_Your goal_
With nothing added or dropped, copy the data that follows exactly.

_Information provided_

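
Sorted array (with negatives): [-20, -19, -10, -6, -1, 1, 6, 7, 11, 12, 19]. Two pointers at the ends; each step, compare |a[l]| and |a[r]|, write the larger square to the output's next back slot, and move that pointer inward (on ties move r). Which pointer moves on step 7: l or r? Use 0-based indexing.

r

l=0 r=10: |-20|>|19| out[10]=400, l++
l=1 r=10: |-19|<=|19| out[9]=361, r--
l=1 r=9: |-19|>|12| out[8]=361, l++
l=2 r=9: |-10|<=|12| out[7]=144, r--
l=2 r=8: |-10|<=|11| out[6]=121, r--
l=2 r=7: |-10|>|7| out[5]=100, l++
l=3 r=7: |-6|<=|7| out[4]=49, r--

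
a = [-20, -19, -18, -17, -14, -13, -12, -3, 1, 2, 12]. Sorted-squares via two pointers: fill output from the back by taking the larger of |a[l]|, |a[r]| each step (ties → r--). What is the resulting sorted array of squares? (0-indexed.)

l=0 r=10: |-20|>|12| out[10]=400, l++
l=1 r=10: |-19|>|12| out[9]=361, l++
l=2 r=10: |-18|>|12| out[8]=324, l++
l=3 r=10: |-17|>|12| out[7]=289, l++
l=4 r=10: |-14|>|12| out[6]=196, l++
l=5 r=10: |-13|>|12| out[5]=169, l++
l=6 r=10: |-12|<=|12| out[4]=144, r--
l=6 r=9: |-12|>|2| out[3]=144, l++
l=7 r=9: |-3|>|2| out[2]=9, l++
l=8 r=9: |1|<=|2| out[1]=4, r--
l=8 r=8: |1|<=|1| out[0]=1, r--

[1, 4, 9, 144, 144, 169, 196, 289, 324, 361, 400]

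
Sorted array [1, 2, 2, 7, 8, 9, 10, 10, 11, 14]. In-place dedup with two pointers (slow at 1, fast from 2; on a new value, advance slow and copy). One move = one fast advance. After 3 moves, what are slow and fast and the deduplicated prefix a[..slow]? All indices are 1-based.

(s=1,f=2) a[fast]=2≠a[slow]=1 write a[2]=2 → slow++,fast++
(s=2,f=3) a[fast]=2=a[slow] dup → fast++
(s=2,f=4) a[fast]=7≠a[slow]=2 write a[3]=7 → slow++,fast++

slow=3, fast=5, prefix=[1, 2, 7]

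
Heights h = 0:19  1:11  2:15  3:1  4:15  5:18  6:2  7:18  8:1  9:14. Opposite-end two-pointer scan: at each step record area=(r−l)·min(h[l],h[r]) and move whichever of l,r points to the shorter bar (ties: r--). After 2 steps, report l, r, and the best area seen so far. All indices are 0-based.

l=0, r=7, best area=126

[0,9] min(19,14)*9=126 best=126 * → r--
[0,8] min(19,1)*8=8 best=126 → r--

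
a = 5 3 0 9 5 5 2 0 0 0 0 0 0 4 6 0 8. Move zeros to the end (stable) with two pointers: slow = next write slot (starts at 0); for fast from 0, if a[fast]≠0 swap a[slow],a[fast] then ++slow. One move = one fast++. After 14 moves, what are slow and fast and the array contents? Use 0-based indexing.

slow=7, fast=14, a=[5, 3, 9, 5, 5, 2, 4, 0, 0, 0, 0, 0, 0, 0, 6, 0, 8]

slow=0 fast=0: a[fast]=5≠0 swap→a[0]=5, slow++,fast++
slow=1 fast=1: a[fast]=3≠0 swap→a[1]=3, slow++,fast++
slow=2 fast=2: a[fast]=0, fast++
slow=2 fast=3: a[fast]=9≠0 swap→a[2]=9, slow++,fast++
slow=3 fast=4: a[fast]=5≠0 swap→a[3]=5, slow++,fast++
slow=4 fast=5: a[fast]=5≠0 swap→a[4]=5, slow++,fast++
slow=5 fast=6: a[fast]=2≠0 swap→a[5]=2, slow++,fast++
slow=6 fast=7: a[fast]=0, fast++
slow=6 fast=8: a[fast]=0, fast++
slow=6 fast=9: a[fast]=0, fast++
slow=6 fast=10: a[fast]=0, fast++
slow=6 fast=11: a[fast]=0, fast++
slow=6 fast=12: a[fast]=0, fast++
slow=6 fast=13: a[fast]=4≠0 swap→a[6]=4, slow++,fast++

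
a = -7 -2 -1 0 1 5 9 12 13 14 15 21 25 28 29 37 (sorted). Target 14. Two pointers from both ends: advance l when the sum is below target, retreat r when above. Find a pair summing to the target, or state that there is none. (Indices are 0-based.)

[0,15] -7+37=30 >14 → r--
[0,14] -7+29=22 >14 → r--
[0,13] -7+28=21 >14 → r--
[0,12] -7+25=18 >14 → r--
[0,11] -7+21=14 → found

(-7, 21)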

_Result_
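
Sorted array (with negatives): [-20, -19, -10, -6, -1, 1, 6, 7, 11, 12, 19]. Two pointers at the ends; each step, compare |a[l]| and |a[r]|, write the larger square to the output's next back slot, and move that pointer inward (on ties move r). Which pointer moves on step 7: l or r? Use 0-based indexing.

r

l=0 r=10: |-20|>|19| out[10]=400, l++
l=1 r=10: |-19|<=|19| out[9]=361, r--
l=1 r=9: |-19|>|12| out[8]=361, l++
l=2 r=9: |-10|<=|12| out[7]=144, r--
l=2 r=8: |-10|<=|11| out[6]=121, r--
l=2 r=7: |-10|>|7| out[5]=100, l++
l=3 r=7: |-6|<=|7| out[4]=49, r--

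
a = [-20, -19, -18, -17, -14, -13, -12, -3, 1, 2, 12]. Sorted-squares via two pointers: fill output from the back by taking the larger of |a[l]|, |a[r]| each step (ties → r--). What is the resulting sorted array of squares? (0-indexed.)

l=0 r=10: |-20|>|12| out[10]=400, l++
l=1 r=10: |-19|>|12| out[9]=361, l++
l=2 r=10: |-18|>|12| out[8]=324, l++
l=3 r=10: |-17|>|12| out[7]=289, l++
l=4 r=10: |-14|>|12| out[6]=196, l++
l=5 r=10: |-13|>|12| out[5]=169, l++
l=6 r=10: |-12|<=|12| out[4]=144, r--
l=6 r=9: |-12|>|2| out[3]=144, l++
l=7 r=9: |-3|>|2| out[2]=9, l++
l=8 r=9: |1|<=|2| out[1]=4, r--
l=8 r=8: |1|<=|1| out[0]=1, r--

[1, 4, 9, 144, 144, 169, 196, 289, 324, 361, 400]

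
Sorted array [1, 2, 2, 7, 8, 9, 10, 10, 11, 14]. In-place dedup with two pointers (slow at 1, fast from 2; on a new value, advance slow and copy). One move = one fast advance. After 3 moves, what are slow and fast and the deduplicated prefix a[..slow]? All indices are 1-based.

(s=1,f=2) a[fast]=2≠a[slow]=1 write a[2]=2 → slow++,fast++
(s=2,f=3) a[fast]=2=a[slow] dup → fast++
(s=2,f=4) a[fast]=7≠a[slow]=2 write a[3]=7 → slow++,fast++

slow=3, fast=5, prefix=[1, 2, 7]

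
Heights h = 0:19  1:11  2:15  3:1  4:15  5:18  6:2  7:18  8:1  9:14. Opposite-end two-pointer scan: at each step record area=(r−l)·min(h[l],h[r]) and move whichever of l,r points to the shorter bar (ties: r--). After 2 steps, report l, r, and the best area seen so far. All indices are 0-based.

l=0, r=7, best area=126

[0,9] min(19,14)*9=126 best=126 * → r--
[0,8] min(19,1)*8=8 best=126 → r--

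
a = 5 3 0 9 5 5 2 0 0 0 0 0 0 4 6 0 8. Move zeros to the end (stable) with two pointers: slow = next write slot (starts at 0); for fast from 0, if a[fast]≠0 swap a[slow],a[fast] then ++slow. One move = one fast++. After 14 moves, what are slow and fast and the array contents? Use 0-based indexing.

slow=7, fast=14, a=[5, 3, 9, 5, 5, 2, 4, 0, 0, 0, 0, 0, 0, 0, 6, 0, 8]

slow=0 fast=0: a[fast]=5≠0 swap→a[0]=5, slow++,fast++
slow=1 fast=1: a[fast]=3≠0 swap→a[1]=3, slow++,fast++
slow=2 fast=2: a[fast]=0, fast++
slow=2 fast=3: a[fast]=9≠0 swap→a[2]=9, slow++,fast++
slow=3 fast=4: a[fast]=5≠0 swap→a[3]=5, slow++,fast++
slow=4 fast=5: a[fast]=5≠0 swap→a[4]=5, slow++,fast++
slow=5 fast=6: a[fast]=2≠0 swap→a[5]=2, slow++,fast++
slow=6 fast=7: a[fast]=0, fast++
slow=6 fast=8: a[fast]=0, fast++
slow=6 fast=9: a[fast]=0, fast++
slow=6 fast=10: a[fast]=0, fast++
slow=6 fast=11: a[fast]=0, fast++
slow=6 fast=12: a[fast]=0, fast++
slow=6 fast=13: a[fast]=4≠0 swap→a[6]=4, slow++,fast++

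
a = -7 -2 -1 0 1 5 9 12 13 14 15 21 25 28 29 37 (sorted). Target 14. Two pointers from both ends: advance l when the sum is below target, retreat r when above. Find a pair summing to the target, or state that there is none. (Indices are 0-based.)

[0,15] -7+37=30 >14 → r--
[0,14] -7+29=22 >14 → r--
[0,13] -7+28=21 >14 → r--
[0,12] -7+25=18 >14 → r--
[0,11] -7+21=14 → found

(-7, 21)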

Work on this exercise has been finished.